→ Instructions for the task
From the entries below, retype only the lines from the one with "Red lead,0,0,97.68,0,0,0,2.320" through the one with "Zinc white,0,0,0,0,0,99.80,0.2000", exactly as written.

Data Start Marker

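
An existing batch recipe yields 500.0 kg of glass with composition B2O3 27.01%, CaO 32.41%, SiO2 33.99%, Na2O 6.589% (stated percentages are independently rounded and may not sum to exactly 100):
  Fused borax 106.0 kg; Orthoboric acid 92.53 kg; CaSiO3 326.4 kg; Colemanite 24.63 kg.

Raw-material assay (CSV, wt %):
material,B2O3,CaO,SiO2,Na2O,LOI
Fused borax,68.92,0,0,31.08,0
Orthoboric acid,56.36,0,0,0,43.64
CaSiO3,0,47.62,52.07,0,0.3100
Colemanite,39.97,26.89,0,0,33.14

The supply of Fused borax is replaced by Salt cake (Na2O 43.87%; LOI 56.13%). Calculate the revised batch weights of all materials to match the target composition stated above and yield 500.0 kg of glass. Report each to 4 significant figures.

Each numeric step holds full float precision in every operation; the intermediate values are rounded off to 4 significant figures when displayed; a single rounding finalizes every reported value; the derived quantities (the yield, four oxide percentages, glass mass, ignition loss, the totals) are rebuilt using the weight values for 500.0 kg of glass at exact precision as quoted within the question or the answer.
Target masses of each oxide per 500.0 kg glass:
  B2O3: 27.01% × 500.0 = 135.0 kg
  CaO: 32.41% × 500.0 = 162.0 kg
  SiO2: 33.99% × 500.0 = 170.0 kg
  Na2O: 6.589% × 500.0 = 32.94 kg
Sums-versus-targets review on the weights just shown, for the quoted basis mass (sums match the target masses given rounding of the digits):
  B2O3: 222.1·0.5636 + 24.63·0.3997 = 135.0 kg (target 135.0 kg)
  CaO: 326.4·0.4762 + 24.63·0.2689 = 162.1 kg (target 162.0 kg)
  SiO2: 326.4·0.5207 = 170.0 kg (target 170.0 kg)
  Na2O: 75.10·0.4387 = 32.95 kg (target 32.94 kg)
Mass balance on the glass: the batch minus its LOI: 500.0 kg (per-oxide target masses sum to 500.0 kg; versus the stated basis of 500.0 kg — a pure rounding effect).
Total batch = Σ batch = 648.2 kg; LOI loss = Σ batch·LOI = 148.3 kg; as yield: glass ÷ batch → 77.13%.

Revised batch per 500.0 kg glass:
  Salt cake: 75.10 kg
  Orthoboric acid: 222.1 kg
  CaSiO3: 326.4 kg
  Colemanite: 24.63 kg
Total batch = 648.2 kg; LOI loss = 148.3 kg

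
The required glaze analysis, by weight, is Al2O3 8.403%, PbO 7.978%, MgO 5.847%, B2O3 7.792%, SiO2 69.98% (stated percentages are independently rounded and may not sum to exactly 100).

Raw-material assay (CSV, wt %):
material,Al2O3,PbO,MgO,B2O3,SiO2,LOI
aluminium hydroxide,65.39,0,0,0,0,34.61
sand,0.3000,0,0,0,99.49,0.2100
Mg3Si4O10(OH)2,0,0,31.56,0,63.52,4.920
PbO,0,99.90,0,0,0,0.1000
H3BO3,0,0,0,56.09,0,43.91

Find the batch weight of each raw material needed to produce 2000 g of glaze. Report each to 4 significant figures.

Batch per 2000 g glaze:
  aluminium hydroxide: 251.6 g
  sand: 1170 g
  Mg3Si4O10(OH)2: 370.5 g
  PbO: 159.7 g
  H3BO3: 277.8 g
Total batch = 2230 g; LOI loss = 229.9 g; yield = 89.69%

The intermediate values appear (rounded to 4 significant digits) across the worked steps — every computation keeps full float precision end to end; each reported figure is rounded exactly once — all derived quantities, including the totals, LOI, the yield, net glass mass, five oxide percentages, are computed using the weight values per 2000 g of glass in exact precision exactly as printed in the problem or the answer.
Target masses of each oxide per 2000 g glaze:
  Al2O3: 8.403% × 2000 = 168.1 g
  PbO: 7.978% × 2000 = 159.6 g
  MgO: 5.847% × 2000 = 116.9 g
  B2O3: 7.792% × 2000 = 155.8 g
  SiO2: 69.98% × 2000 = 1400 g
Oxide-by-oxide audit applying the batch weights above, at the basis given (summed amounts equal target values up to rounding of the answer):
  Al2O3: 251.6·0.6539 + 1170·0.003000 = 168.0 g (target 168.1 g)
  PbO: 159.7·0.9990 = 159.5 g (target 159.6 g)
  MgO: 370.5·0.3156 = 116.9 g (target 116.9 g)
  B2O3: 277.8·0.5609 = 155.8 g (target 155.8 g)
  SiO2: 1170·0.9949 + 370.5·0.6352 = 1399 g (target 1400 g)
Glass-mass sanity pass: batch total minus LOI = 2000 g (per-oxide target masses sum to 2000 g; the stated basis being 2000 g — differing by rounding only).
Summing the batch: Σ batch = 2230 g; the LOI term Σ batch·LOI equals 229.9 g; yield: glass divided by total = 89.69%.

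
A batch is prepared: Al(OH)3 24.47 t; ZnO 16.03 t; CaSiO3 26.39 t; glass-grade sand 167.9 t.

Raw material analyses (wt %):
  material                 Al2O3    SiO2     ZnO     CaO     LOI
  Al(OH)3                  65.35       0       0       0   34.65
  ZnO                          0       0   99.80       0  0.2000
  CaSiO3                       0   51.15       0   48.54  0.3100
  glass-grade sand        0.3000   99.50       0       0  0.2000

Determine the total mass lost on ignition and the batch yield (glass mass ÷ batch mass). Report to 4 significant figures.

LOI loss = 8.929 t; glass = 225.9 t; yield = 96.20%

In-progress results are shown, with 4-significant-figure rounding, at each printed step. The whole derivation runs at full precision at all times — each reported number takes a single rounding. All derived quantities (four oxide percentages, LOI, yield, totals, net glass mass) are re-derived from the batch weights at 225.9 t of glass in exact precision, precisely as stated by question or answer.
Material-by-material LOI:
  Al(OH)3: 24.47 × 0.3465 = 8.479 t
  ZnO: 16.03 × 0.002000 = 0.03206 t
  CaSiO3: 26.39 × 0.003100 = 0.08181 t
  glass-grade sand: 167.9 × 0.002000 = 0.3358 t
Total LOI = 8.929 t
Glass = batch − LOI = 234.8 − 8.929 = 225.9 t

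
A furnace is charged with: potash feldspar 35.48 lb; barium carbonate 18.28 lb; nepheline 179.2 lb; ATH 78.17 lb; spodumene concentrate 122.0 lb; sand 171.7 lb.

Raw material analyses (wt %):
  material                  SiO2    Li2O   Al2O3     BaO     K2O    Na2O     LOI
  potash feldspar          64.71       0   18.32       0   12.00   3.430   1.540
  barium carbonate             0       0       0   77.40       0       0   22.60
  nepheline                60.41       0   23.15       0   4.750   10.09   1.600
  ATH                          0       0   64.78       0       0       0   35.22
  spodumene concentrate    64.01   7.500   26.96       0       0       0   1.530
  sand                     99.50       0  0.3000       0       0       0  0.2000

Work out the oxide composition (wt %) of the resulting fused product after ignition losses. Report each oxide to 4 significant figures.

Glass mass = 567.5 lb (batch 604.8 − LOI 37.29).
Composition: SiO2 66.98%, Li2O 1.612%, Al2O3 23.26%, BaO 2.493%, K2O 2.250%, Na2O 3.400%

The intermediate values appear with 4-significant-figure rounding when written out — each numeric step carries full precision at each step. Every reported figure receives exactly one rounding — derived quantities are carried at full precision (yield, net glass mass, ignition loss, six oxide percentages, the totals) from the batch weights on 567.5 lb of glass, exactly as printed in question or answer.
Oxide masses out of the charge:
  SiO2: 35.48·0.6471 + 179.2·0.6041 + 122.0·0.6401 + 171.7·0.9950 = 380.1 lb
  Li2O: 122.0·0.07500 = 9.150 lb
  Al2O3: 35.48·0.1832 + 179.2·0.2315 + 78.17·0.6478 + 122.0·0.2696 + 171.7·0.003000 = 132.0 lb
  BaO: 18.28·0.7740 = 14.15 lb
  K2O: 35.48·0.1200 + 179.2·0.04750 = 12.77 lb
  Na2O: 35.48·0.03430 + 179.2·0.1009 = 19.30 lb
LOI: 35.48·0.01540 + 18.28·0.2260 + 179.2·0.01600 + 78.17·0.3522 + 122.0·0.01530 + 171.7·0.002000 = 37.29 lb
Net of LOI, the glass mass = 604.8 − 37.29 = 567.5 lb (= the summed oxide contributions)
percent share: oxide ÷ glass, ×100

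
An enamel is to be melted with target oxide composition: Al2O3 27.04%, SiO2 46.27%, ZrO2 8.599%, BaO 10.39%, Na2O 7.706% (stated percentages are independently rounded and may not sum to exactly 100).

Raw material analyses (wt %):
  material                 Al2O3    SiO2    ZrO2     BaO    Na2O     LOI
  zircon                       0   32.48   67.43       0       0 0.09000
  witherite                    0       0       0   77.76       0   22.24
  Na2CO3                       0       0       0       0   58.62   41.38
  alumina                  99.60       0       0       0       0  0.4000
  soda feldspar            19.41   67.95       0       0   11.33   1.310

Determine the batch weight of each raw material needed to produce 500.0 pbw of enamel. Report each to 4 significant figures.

Batch per 500.0 pbw enamel:
  zircon: 63.76 pbw
  witherite: 66.81 pbw
  Na2CO3: 5.813 pbw
  alumina: 75.33 pbw
  soda feldspar: 310.0 pbw
Total batch = 521.7 pbw; LOI loss = 21.68 pbw; yield = 95.84%

All internal work runs at full float precision through every step. Values along the way are shown with 4-significant-figure rounding in the printout; every reported number carries a single rounding — all derived quantities, including the totals, the yield, glass mass, the five compositions, LOI, are recomputed using the weight values per 500.0 pbw of glass at full precision precisely as stated by either problem or answer.
Target masses of each oxide per 500.0 pbw enamel:
  Al2O3: 27.04% × 500.0 = 135.2 pbw
  SiO2: 46.27% × 500.0 = 231.4 pbw
  ZrO2: 8.599% × 500.0 = 43.00 pbw
  BaO: 10.39% × 500.0 = 51.95 pbw
  Na2O: 7.706% × 500.0 = 38.53 pbw
Mass-balance tally per oxide from the weights as reported, against the basis in use (sums match the target masses exact up to rounding of places):
  Al2O3: 75.33·0.9960 + 310.0·0.1941 = 135.2 pbw (target 135.2 pbw)
  SiO2: 63.76·0.3248 + 310.0·0.6795 = 231.4 pbw (target 231.4 pbw)
  ZrO2: 63.76·0.6743 = 42.99 pbw (target 43.00 pbw)
  BaO: 66.81·0.7776 = 51.95 pbw (target 51.95 pbw)
  Na2O: 5.813·0.5862 + 310.0·0.1133 = 38.53 pbw (target 38.53 pbw)
Mass balance on the glass: total batch − LOI = 500.0 pbw (targets for the oxides total 500.0 pbw; with the basis standing at 500.0 pbw — gaps are rounding artifacts).
Total batch = Σ batch = 521.7 pbw; Σ batch·LOI gives LOI loss = 21.68 pbw; glass ÷ batch gives a yield of 95.84%.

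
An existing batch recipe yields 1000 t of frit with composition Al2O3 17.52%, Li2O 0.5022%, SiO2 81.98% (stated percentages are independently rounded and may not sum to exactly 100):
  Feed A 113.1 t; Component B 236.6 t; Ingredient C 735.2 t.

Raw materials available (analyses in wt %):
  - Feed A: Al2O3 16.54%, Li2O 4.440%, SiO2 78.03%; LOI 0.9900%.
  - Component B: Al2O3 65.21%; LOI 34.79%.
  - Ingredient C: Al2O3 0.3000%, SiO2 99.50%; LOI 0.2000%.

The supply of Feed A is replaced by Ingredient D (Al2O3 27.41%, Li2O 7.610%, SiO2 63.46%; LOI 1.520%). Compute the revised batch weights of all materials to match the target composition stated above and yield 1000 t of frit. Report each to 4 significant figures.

Revised batch per 1000 t frit:
  Ingredient D: 65.99 t
  Component B: 237.3 t
  Ingredient C: 781.8 t
Total batch = 1085 t; LOI loss = 85.12 t

The intermediate values are displayed with 4-significant-figure rounding at each printed step; every computation maintains exact precision at every stage; every reported figure undergoes a single rounding — derived quantities (ignition loss, the yield, glass mass, the totals, three oxide percentages) are carried starting from the weights per 1000 t of glass at full precision exactly as printed in the problem or the answer.
Per-oxide target masses for 1000 t frit:
  Al2O3: 17.52% × 1000 = 175.2 t
  Li2O: 0.5022% × 1000 = 5.022 t
  SiO2: 81.98% × 1000 = 819.8 t
Mass-balance tally per oxide with the batch weights as given, relative to the basis at hand (sum by sum, the targets are met within answer rounding):
  Al2O3: 65.99·0.2741 + 237.3·0.6521 + 781.8·0.003000 = 175.2 t (target 175.2 t)
  Li2O: 65.99·0.07610 = 5.022 t (target 5.022 t)
  SiO2: 65.99·0.6346 + 781.8·0.9950 = 819.8 t (target 819.8 t)
Glass mass check: net batch after ignition = 1000 t (the targets, summed, come to 1000 t; the stated basis being 1000 t — any gap is answer rounding).
Total batch = Σ batch = 1085 t; ignition loss, Σ(batch × LOI) = 85.12 t; the yield ratio, glass ÷ batch: 92.16%.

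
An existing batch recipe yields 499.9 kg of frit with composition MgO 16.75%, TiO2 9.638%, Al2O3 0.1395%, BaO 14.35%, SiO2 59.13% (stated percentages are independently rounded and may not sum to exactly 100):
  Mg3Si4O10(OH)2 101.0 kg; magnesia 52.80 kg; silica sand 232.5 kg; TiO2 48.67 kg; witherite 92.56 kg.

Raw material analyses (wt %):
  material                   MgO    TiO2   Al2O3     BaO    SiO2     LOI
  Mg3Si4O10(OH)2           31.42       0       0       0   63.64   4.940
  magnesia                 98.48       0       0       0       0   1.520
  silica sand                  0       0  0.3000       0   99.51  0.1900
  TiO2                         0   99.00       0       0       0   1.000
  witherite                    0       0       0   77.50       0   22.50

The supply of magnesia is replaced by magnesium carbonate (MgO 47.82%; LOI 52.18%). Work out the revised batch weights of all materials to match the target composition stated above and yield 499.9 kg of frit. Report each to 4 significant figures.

Each numeric step keeps full precision in every operation; intermediates appear, with 4-significant-figure rounding, at each printed step — every reported result sees exactly one rounding. Derived quantities (glass mass, ignition loss, the five compositions, totals, the yield) are computed at exact precision from the batch weights on 499.9 kg of glass, precisely as stated by the question or the answer.
Oxide-by-oxide targets in 499.9 kg frit:
  MgO: 16.75% × 499.9 = 83.73 kg
  TiO2: 9.638% × 499.9 = 48.18 kg
  Al2O3: 0.1395% × 499.9 = 0.6974 kg
  BaO: 14.35% × 499.9 = 71.74 kg
  SiO2: 59.13% × 499.9 = 295.6 kg
Mass-balance tally per oxide on the weights just shown, at the basis given (target by target, the sums agree once rounding is allowed for):
  MgO: 101.0·0.3142 + 108.7·0.4782 = 83.71 kg (target 83.73 kg)
  TiO2: 48.67·0.9900 = 48.18 kg (target 48.18 kg)
  Al2O3: 232.5·0.003000 = 0.6975 kg (target 0.6974 kg)
  BaO: 92.56·0.7750 = 71.73 kg (target 71.74 kg)
  SiO2: 101.0·0.6364 + 232.5·0.9951 = 295.6 kg (target 295.6 kg)
Glass mass check: whole batch net of LOI = 500.0 kg (the targets, summed, come to 499.9 kg; versus the stated basis of 499.9 kg — gaps are rounding artifacts).
Summing the batch: Σ batch = 583.4 kg; loss to ignition Σ batch·LOI = 83.46 kg; as yield: glass ÷ batch → 85.69%.

Revised batch per 499.9 kg frit:
  Mg3Si4O10(OH)2: 101.0 kg
  magnesium carbonate: 108.7 kg
  silica sand: 232.5 kg
  TiO2: 48.67 kg
  witherite: 92.56 kg
Total batch = 583.4 kg; LOI loss = 83.46 kg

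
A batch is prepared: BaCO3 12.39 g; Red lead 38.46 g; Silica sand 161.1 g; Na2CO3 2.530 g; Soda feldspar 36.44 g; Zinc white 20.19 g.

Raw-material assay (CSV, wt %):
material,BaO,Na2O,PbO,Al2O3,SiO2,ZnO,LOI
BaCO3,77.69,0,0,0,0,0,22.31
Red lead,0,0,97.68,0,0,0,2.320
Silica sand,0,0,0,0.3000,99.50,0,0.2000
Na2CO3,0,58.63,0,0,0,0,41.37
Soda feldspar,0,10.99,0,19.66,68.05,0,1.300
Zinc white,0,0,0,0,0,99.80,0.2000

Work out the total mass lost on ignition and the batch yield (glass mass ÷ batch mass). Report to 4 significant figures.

LOI loss = 5.539 g; glass = 265.6 g; yield = 97.96%

The whole derivation runs at full float precision all the way through. The intermediate values are shown with 4-significant-digit rounding at each printed step; a single rounding yields each reported value. The derived quantities (LOI, totals, glass mass, yield, six oxide percentages) are re-derived starting from the weights for 265.6 g of glass in full float precision exactly as printed in question or answer.
Ignition loss by material:
  BaCO3: 12.39 × 0.2231 = 2.764 g
  Red lead: 38.46 × 0.02320 = 0.8923 g
  Silica sand: 161.1 × 0.002000 = 0.3222 g
  Na2CO3: 2.530 × 0.4137 = 1.047 g
  Soda feldspar: 36.44 × 0.01300 = 0.4737 g
  Zinc white: 20.19 × 0.002000 = 0.04038 g
Total LOI = 5.539 g
Glass = batch − LOI = 271.1 − 5.539 = 265.6 g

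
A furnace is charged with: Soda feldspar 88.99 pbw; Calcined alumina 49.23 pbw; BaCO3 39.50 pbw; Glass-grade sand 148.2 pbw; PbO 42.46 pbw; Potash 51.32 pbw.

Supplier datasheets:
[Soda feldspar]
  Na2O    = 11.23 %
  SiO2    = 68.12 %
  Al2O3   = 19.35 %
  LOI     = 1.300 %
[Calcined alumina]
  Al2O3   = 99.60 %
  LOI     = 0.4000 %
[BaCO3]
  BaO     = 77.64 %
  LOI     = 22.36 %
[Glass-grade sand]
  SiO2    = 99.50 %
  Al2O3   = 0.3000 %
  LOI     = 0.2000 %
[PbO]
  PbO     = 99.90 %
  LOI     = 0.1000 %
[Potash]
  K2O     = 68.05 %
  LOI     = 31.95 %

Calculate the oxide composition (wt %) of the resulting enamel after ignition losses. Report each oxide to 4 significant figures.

Glass mass = 392.8 pbw (batch 419.7 − LOI 26.92).
Composition: K2O 8.891%, BaO 7.808%, Na2O 2.544%, PbO 10.80%, SiO2 52.98%, Al2O3 16.98%

In-progress results are shown rounded to 4 significant figures across the worked steps — every computation holds exact precision in every operation — every reported value undergoes a single rounding; the derived quantities (ignition loss, the totals, the six compositions, the yield, glass mass) are recomputed at full precision from the weighed amounts on 392.8 pbw of glass, as set out in the question or the answer.
What the batch supplies per oxide:
  K2O: 51.32·0.6805 = 34.92 pbw
  BaO: 39.50·0.7764 = 30.67 pbw
  Na2O: 88.99·0.1123 = 9.994 pbw
  PbO: 42.46·0.9990 = 42.42 pbw
  SiO2: 88.99·0.6812 + 148.2·0.9950 = 208.1 pbw
  Al2O3: 88.99·0.1935 + 49.23·0.9960 + 148.2·0.003000 = 66.70 pbw
LOI: 88.99·0.01300 + 49.23·0.004000 + 39.50·0.2236 + 148.2·0.002000 + 42.46·0.001000 + 51.32·0.3195 = 26.92 pbw
Resulting glass, batch − LOI: 419.7 − 26.92 = 392.8 pbw (equal to the oxide-mass sum)
percent share: oxide ÷ glass, ×100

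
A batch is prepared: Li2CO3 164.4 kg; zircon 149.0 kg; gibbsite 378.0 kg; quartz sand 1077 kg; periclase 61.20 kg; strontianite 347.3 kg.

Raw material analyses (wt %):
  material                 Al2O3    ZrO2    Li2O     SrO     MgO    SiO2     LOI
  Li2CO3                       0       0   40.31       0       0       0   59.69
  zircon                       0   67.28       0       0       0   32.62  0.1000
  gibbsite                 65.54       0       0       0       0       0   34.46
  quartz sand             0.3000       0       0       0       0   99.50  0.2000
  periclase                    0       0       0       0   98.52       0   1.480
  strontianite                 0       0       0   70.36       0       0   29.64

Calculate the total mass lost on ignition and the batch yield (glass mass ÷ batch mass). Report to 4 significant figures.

In-progress results are shown rounded to 4 significant figures. Full float precision is carried throughout; each reported figure is rounded just once — all derived quantities, including yield, the totals, the six compositions, net glass mass, LOI, are re-derived using the weight values per 1842 kg of glass in exact precision, as quoted within the problem or answer text.
Each material's LOI contribution:
  Li2CO3: 164.4 × 0.5969 = 98.13 kg
  zircon: 149.0 × 0.001000 = 0.1490 kg
  gibbsite: 378.0 × 0.3446 = 130.3 kg
  quartz sand: 1077 × 0.002000 = 2.154 kg
  periclase: 61.20 × 0.01480 = 0.9058 kg
  strontianite: 347.3 × 0.2964 = 102.9 kg
Total LOI = 334.5 kg
Glass = batch − LOI = 2177 − 334.5 = 1842 kg

LOI loss = 334.5 kg; glass = 1842 kg; yield = 84.63%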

Data End Marker

→ Exercise answer
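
Red lead,0,0,97.68,0,0,0,2.320
Silica sand,0,0,0,0.3000,99.50,0,0.2000
Na2CO3,0,58.63,0,0,0,0,41.37
Soda feldspar,0,10.99,0,19.66,68.05,0,1.300
Zinc white,0,0,0,0,0,99.80,0.2000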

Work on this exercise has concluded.